### Exercise objective
Restate the entries word for word, leaving nothing out.

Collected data
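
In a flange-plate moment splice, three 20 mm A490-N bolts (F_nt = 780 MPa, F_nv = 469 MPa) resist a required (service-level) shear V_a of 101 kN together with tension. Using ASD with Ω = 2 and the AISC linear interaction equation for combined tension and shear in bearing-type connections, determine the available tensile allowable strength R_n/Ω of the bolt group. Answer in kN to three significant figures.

310 kN

A_b = π·20²/4 = 314.2 mm²; f_rv = 101 × 1000 / (3 × 314.2) = 107.2 MPa.
F'_nt = 1.3 F_nt − (Ω F_nt / F_nv) f_rv = 1.3·780 − (2·780/469)·107.2 = 657.5 MPa, capped at F_nt → F'_nt = 657.5 MPa.
R_n = F'_nt · A_b · n = 657.5 × 314.2 × 3 / 1000 = 619.7 kN.
Allowable strength R_n/Ω = 619.7 / 2 = 310 kN.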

### Task response
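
In a flange-plate moment splice, three 20 mm A490-N bolts (F_nt = 780 MPa, F_nv = 469 MPa) resist a required (service-level) shear V_a of 101 kN together with tension. Using ASD with Ω = 2 and the AISC linear interaction equation for combined tension and shear in bearing-type connections, determine the available tensile allowable strength R_n/Ω of the bolt group. Answer in kN to three significant figures.

310 kN

A_b = π·20²/4 = 314.2 mm²; f_rv = 101 × 1000 / (3 × 314.2) = 107.2 MPa.
F'_nt = 1.3 F_nt − (Ω F_nt / F_nv) f_rv = 1.3·780 − (2·780/469)·107.2 = 657.5 MPa, capped at F_nt → F'_nt = 657.5 MPa.
R_n = F'_nt · A_b · n = 657.5 × 314.2 × 3 / 1000 = 619.7 kN.
Allowable strength R_n/Ω = 619.7 / 2 = 310 kN.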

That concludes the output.